__Goal of the exercise__.
Copy every line of the records below that holds the word "SQUARE".

__Information supplied__.
>>>>>
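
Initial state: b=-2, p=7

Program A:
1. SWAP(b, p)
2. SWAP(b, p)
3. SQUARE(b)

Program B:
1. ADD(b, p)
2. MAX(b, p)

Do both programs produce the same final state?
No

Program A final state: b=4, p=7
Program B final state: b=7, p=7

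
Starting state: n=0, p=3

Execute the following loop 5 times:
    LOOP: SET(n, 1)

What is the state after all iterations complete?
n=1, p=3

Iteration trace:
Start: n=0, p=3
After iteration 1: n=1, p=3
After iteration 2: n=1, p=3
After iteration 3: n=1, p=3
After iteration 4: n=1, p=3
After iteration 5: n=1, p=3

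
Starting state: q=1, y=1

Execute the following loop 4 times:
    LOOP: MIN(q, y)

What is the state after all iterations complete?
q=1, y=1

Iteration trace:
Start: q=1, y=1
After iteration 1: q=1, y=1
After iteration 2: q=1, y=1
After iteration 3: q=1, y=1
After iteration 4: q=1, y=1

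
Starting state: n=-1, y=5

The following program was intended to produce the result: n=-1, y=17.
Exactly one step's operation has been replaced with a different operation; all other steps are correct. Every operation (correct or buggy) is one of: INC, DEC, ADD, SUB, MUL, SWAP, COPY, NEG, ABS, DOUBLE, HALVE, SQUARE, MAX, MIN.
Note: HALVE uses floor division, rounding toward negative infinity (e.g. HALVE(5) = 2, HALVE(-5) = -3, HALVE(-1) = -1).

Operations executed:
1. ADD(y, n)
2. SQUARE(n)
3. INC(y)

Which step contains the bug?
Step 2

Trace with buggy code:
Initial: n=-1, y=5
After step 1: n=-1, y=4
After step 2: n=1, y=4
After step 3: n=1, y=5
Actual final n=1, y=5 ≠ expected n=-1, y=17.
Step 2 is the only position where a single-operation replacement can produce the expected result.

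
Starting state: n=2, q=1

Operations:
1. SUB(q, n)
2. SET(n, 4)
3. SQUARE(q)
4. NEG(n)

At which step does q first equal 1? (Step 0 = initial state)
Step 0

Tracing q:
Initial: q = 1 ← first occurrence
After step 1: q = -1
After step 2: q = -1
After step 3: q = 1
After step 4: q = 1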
<<<<<
>>>>>
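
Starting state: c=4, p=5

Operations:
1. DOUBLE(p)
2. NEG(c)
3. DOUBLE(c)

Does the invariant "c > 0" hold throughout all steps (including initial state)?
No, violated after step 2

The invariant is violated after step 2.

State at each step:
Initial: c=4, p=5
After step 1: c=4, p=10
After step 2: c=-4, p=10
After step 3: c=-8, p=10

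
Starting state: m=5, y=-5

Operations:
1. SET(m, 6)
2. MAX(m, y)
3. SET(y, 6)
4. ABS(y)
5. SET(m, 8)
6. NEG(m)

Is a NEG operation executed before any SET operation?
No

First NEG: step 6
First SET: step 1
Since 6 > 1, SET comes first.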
<<<<<
>>>>>
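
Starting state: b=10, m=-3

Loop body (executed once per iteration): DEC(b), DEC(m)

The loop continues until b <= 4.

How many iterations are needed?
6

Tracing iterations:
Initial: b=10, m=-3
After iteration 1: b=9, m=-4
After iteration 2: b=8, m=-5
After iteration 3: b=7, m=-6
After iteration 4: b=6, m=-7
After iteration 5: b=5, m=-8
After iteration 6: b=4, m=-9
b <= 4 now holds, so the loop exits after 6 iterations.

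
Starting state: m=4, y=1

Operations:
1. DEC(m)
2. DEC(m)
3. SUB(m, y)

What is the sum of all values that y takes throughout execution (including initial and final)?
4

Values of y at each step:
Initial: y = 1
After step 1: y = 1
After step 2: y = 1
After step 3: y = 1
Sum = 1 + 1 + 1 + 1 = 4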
<<<<<
__Response area__.
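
3. SQUARE(b)
Exactly one step's operation has been replaced with a different operation; all other steps are correct. Every operation (correct or buggy) is one of: INC, DEC, ADD, SUB, MUL, SWAP, COPY, NEG, ABS, DOUBLE, HALVE, SQUARE, MAX, MIN.
2. SQUARE(n)
3. SQUARE(q)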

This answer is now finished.